(Task item): Reproduce exactly the lines below from the one containing "Consider a Huffman" through the one containing "0010101100000001", including both, and nothing else.

(Data):

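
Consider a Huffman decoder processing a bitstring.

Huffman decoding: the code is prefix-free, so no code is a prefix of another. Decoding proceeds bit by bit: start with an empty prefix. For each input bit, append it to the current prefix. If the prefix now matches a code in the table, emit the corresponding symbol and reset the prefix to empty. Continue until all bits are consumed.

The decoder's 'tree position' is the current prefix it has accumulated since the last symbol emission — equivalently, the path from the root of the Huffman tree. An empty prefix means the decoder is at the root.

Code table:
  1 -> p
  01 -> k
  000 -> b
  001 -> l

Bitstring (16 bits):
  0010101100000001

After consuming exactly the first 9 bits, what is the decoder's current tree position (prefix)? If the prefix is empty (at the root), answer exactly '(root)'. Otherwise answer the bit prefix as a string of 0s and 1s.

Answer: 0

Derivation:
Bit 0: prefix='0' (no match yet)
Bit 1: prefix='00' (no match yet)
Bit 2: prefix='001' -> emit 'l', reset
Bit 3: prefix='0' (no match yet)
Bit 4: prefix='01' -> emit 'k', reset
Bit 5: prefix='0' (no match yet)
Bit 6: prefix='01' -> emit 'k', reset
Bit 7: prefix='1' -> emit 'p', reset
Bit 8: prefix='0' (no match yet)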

--

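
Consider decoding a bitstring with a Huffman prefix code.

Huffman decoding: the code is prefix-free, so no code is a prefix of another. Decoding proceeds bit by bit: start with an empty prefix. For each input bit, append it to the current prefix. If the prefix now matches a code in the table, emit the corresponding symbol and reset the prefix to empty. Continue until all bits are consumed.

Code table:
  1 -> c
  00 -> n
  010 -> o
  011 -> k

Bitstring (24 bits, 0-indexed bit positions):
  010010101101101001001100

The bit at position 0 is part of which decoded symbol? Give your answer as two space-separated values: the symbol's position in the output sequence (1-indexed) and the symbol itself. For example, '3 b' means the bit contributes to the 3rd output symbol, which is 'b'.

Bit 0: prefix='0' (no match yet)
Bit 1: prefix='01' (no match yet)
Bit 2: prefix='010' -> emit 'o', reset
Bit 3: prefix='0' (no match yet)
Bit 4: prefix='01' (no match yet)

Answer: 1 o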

(Written answer):
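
Consider a Huffman decoder processing a bitstring.

Huffman decoding: the code is prefix-free, so no code is a prefix of another. Decoding proceeds bit by bit: start with an empty prefix. For each input bit, append it to the current prefix. If the prefix now matches a code in the table, emit the corresponding symbol and reset the prefix to empty. Continue until all bits are consumed.

The decoder's 'tree position' is the current prefix it has accumulated since the last symbol emission — equivalently, the path from the root of the Huffman tree. An empty prefix means the decoder is at the root.

Code table:
  1 -> p
  01 -> k
  000 -> b
  001 -> l

Bitstring (16 bits):
  0010101100000001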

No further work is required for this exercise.